REQUIRED ACTION — Repeat, line for line, the entries printed below.

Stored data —
***

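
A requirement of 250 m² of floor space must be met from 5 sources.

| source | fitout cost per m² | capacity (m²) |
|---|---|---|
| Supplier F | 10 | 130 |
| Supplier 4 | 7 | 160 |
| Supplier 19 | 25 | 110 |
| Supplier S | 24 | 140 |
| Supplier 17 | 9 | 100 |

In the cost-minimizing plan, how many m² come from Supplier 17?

90

Use sources in increasing cost order.
Supplier 4 (7): use full 160 → 90 m² to go.
Supplier 17 at 9: take 90 of its 100 → requirement met.
Supplier F, Supplier S, Supplier 19: unused.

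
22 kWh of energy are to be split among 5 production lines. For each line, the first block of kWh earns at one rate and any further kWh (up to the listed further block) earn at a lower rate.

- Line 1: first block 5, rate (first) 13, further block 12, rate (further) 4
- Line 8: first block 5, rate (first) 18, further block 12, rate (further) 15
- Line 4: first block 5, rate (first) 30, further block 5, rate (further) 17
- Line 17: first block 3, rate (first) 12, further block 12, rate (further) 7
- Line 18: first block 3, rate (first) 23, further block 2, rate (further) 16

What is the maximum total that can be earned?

Order all 10 blocks by rate: Line 4/tier1 30 > Line 18/tier1 23 > Line 8/tier1 18 > Line 4/tier2 17 > Line 18/tier2 16 > Line 8/tier2 15 > Line 1/tier1 13 > Line 17/tier1 12 > Line 17/tier2 7 > Line 1/tier2 4.
Line 4/tier1 (30): +5 — 17 left.
Line 18 tier1 at 23: fill all 3 — 14 left.
Line 8 tier1 at 18: fill all 5 — 9 left.
Line 4 tier2 at 17: fill all 5 — 4 left.
Line 18 tier2 at 16: fill all 2 — 2 left.
Line 8 tier2 at 15: only 2 left, fill 2.
Total = 30×5 + 23×3 + 18×5 + 17×5 + 16×2 + 15×2 = 456.

456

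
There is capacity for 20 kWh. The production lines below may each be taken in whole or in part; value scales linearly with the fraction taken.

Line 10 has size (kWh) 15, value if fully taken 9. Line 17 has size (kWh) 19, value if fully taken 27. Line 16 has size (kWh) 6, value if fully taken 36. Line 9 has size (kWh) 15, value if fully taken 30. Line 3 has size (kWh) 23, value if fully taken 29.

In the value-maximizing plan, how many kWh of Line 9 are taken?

Sort by value density: Line 16 36/6≈6, Line 9 30/15≈2, Line 17 27/19≈1.42, Line 3 29/23≈1.26, Line 10 9/15≈0.6.
Line 16: take in full, 6 kWh for value 36 — 14 left.
Only 14 kWh remain; take 14/15 of Line 9 for value 30×14/15 = 28.

14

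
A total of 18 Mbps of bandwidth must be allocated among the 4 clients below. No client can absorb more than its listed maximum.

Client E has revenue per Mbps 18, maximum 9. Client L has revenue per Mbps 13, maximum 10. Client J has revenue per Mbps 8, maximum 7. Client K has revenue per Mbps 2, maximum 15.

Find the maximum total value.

279

Order the clients by revenue per Mbps: Client E 18 > Client L 13 > Client J 8 > Client K 2.
Client E takes 9 to reach its cap of 9 — 9 left.
Only 9 left; Client L takes them to reach 9.
Total = 18×9 + 13×9 = 279.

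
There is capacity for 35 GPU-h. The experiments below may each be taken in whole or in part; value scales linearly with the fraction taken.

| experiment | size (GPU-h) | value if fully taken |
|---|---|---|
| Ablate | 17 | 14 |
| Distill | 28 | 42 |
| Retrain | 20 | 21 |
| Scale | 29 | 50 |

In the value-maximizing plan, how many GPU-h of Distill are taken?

Best value per unit of size first: Scale 50/29≈1.72, Distill 42/28≈1.5, Retrain 21/20≈1.05, Ablate 14/17≈0.824.
All 29 GPU-h of Scale fit (value 50) ; 6 remain.
Fill the last 6 GPU-h with part of Distill: 6/28 of it earns 9.

6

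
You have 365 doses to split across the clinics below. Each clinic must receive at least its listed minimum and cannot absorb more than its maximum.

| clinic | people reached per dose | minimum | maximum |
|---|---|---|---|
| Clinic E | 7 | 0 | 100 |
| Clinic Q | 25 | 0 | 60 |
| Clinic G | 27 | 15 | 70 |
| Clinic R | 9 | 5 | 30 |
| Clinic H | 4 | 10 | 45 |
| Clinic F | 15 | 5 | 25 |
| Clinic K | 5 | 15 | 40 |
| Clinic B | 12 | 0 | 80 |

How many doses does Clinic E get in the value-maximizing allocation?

75

Meeting every minimum uses 0+0+15+5+10+5+15+0 = 50 doses, leaving 315.
Highest people reached per dose first: Clinic G 27 > Clinic Q 25 > Clinic F 15 > Clinic B 12 > Clinic R 9 > Clinic E 7 > Clinic K 5 > Clinic H 4.
Clinic G: +55 to 70 (cap) — 260 left.
Clinic Q takes 60 more to reach its cap of 60 — 200 left.
Clinic F takes 20 more to reach its cap of 25 — 180 left.
Give Clinic B 80 more to hit its cap of 80 — 100 left.
Clinic R: +25 to 30 (cap) — 75 left.
Clinic E: +75 (room for 100) → 75. Pool exhausted.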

***

WRITTEN RESPONSE —
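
A requirement of 250 m² of floor space must be met from 5 sources.

| source | fitout cost per m² | capacity (m²) |
|---|---|---|
| Supplier F | 10 | 130 |
| Supplier 4 | 7 | 160 |
| Supplier 19 | 25 | 110 |
| Supplier S | 24 | 140 |
| Supplier 17 | 9 | 100 |

In the cost-minimizing plan, how many m² come from Supplier 17?

90

Use sources in increasing cost order.
Supplier 4 (7): use full 160 → 90 m² to go.
Supplier 17 at 9: take 90 of its 100 → requirement met.
Supplier F, Supplier S, Supplier 19: unused.

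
22 kWh of energy are to be split among 5 production lines. For each line, the first block of kWh earns at one rate and any further kWh (up to the listed further block) earn at a lower rate.

- Line 1: first block 5, rate (first) 13, further block 12, rate (further) 4
- Line 8: first block 5, rate (first) 18, further block 12, rate (further) 15
- Line 4: first block 5, rate (first) 30, further block 5, rate (further) 17
- Line 17: first block 3, rate (first) 12, further block 12, rate (further) 7
- Line 18: first block 3, rate (first) 23, further block 2, rate (further) 16

What is the maximum total that can be earned?

Order all 10 blocks by rate: Line 4/tier1 30 > Line 18/tier1 23 > Line 8/tier1 18 > Line 4/tier2 17 > Line 18/tier2 16 > Line 8/tier2 15 > Line 1/tier1 13 > Line 17/tier1 12 > Line 17/tier2 7 > Line 1/tier2 4.
Line 4/tier1 (30): +5 — 17 left.
Line 18 tier1 at 23: fill all 3 — 14 left.
Line 8 tier1 at 18: fill all 5 — 9 left.
Line 4 tier2 at 17: fill all 5 — 4 left.
Line 18 tier2 at 16: fill all 2 — 2 left.
Line 8 tier2 at 15: only 2 left, fill 2.
Total = 30×5 + 23×3 + 18×5 + 17×5 + 16×2 + 15×2 = 456.

456

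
There is capacity for 20 kWh. The production lines below may each be taken in whole or in part; value scales linearly with the fraction taken.

Line 10 has size (kWh) 15, value if fully taken 9. Line 17 has size (kWh) 19, value if fully taken 27. Line 16 has size (kWh) 6, value if fully taken 36. Line 9 has size (kWh) 15, value if fully taken 30. Line 3 has size (kWh) 23, value if fully taken 29.

In the value-maximizing plan, how many kWh of Line 9 are taken?

Sort by value density: Line 16 36/6≈6, Line 9 30/15≈2, Line 17 27/19≈1.42, Line 3 29/23≈1.26, Line 10 9/15≈0.6.
Line 16: take in full, 6 kWh for value 36 — 14 left.
Only 14 kWh remain; take 14/15 of Line 9 for value 30×14/15 = 28.

14

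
A total of 18 Mbps of bandwidth must be allocated among the 4 clients below. No client can absorb more than its listed maximum.

Client E has revenue per Mbps 18, maximum 9. Client L has revenue per Mbps 13, maximum 10. Client J has revenue per Mbps 8, maximum 7. Client K has revenue per Mbps 2, maximum 15.

Find the maximum total value.

279

Order the clients by revenue per Mbps: Client E 18 > Client L 13 > Client J 8 > Client K 2.
Client E takes 9 to reach its cap of 9 — 9 left.
Only 9 left; Client L takes them to reach 9.
Total = 18×9 + 13×9 = 279.

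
There is capacity for 35 GPU-h. The experiments below may each be taken in whole or in part; value scales linearly with the fraction taken.

| experiment | size (GPU-h) | value if fully taken |
|---|---|---|
| Ablate | 17 | 14 |
| Distill | 28 | 42 |
| Retrain | 20 | 21 |
| Scale | 29 | 50 |

In the value-maximizing plan, how many GPU-h of Distill are taken?

Best value per unit of size first: Scale 50/29≈1.72, Distill 42/28≈1.5, Retrain 21/20≈1.05, Ablate 14/17≈0.824.
All 29 GPU-h of Scale fit (value 50) ; 6 remain.
Fill the last 6 GPU-h with part of Distill: 6/28 of it earns 9.

6

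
You have 365 doses to split across the clinics below. Each clinic must receive at least its listed minimum and cannot absorb more than its maximum.

| clinic | people reached per dose | minimum | maximum |
|---|---|---|---|
| Clinic E | 7 | 0 | 100 |
| Clinic Q | 25 | 0 | 60 |
| Clinic G | 27 | 15 | 70 |
| Clinic R | 9 | 5 | 30 |
| Clinic H | 4 | 10 | 45 |
| Clinic F | 15 | 5 | 25 |
| Clinic K | 5 | 15 | 40 |
| Clinic B | 12 | 0 | 80 |

How many doses does Clinic E get in the value-maximizing allocation?

75

Meeting every minimum uses 0+0+15+5+10+5+15+0 = 50 doses, leaving 315.
Highest people reached per dose first: Clinic G 27 > Clinic Q 25 > Clinic F 15 > Clinic B 12 > Clinic R 9 > Clinic E 7 > Clinic K 5 > Clinic H 4.
Clinic G: +55 to 70 (cap) — 260 left.
Clinic Q takes 60 more to reach its cap of 60 — 200 left.
Clinic F takes 20 more to reach its cap of 25 — 180 left.
Give Clinic B 80 more to hit its cap of 80 — 100 left.
Clinic R: +25 to 30 (cap) — 75 left.
Clinic E: +75 (room for 100) → 75. Pool exhausted.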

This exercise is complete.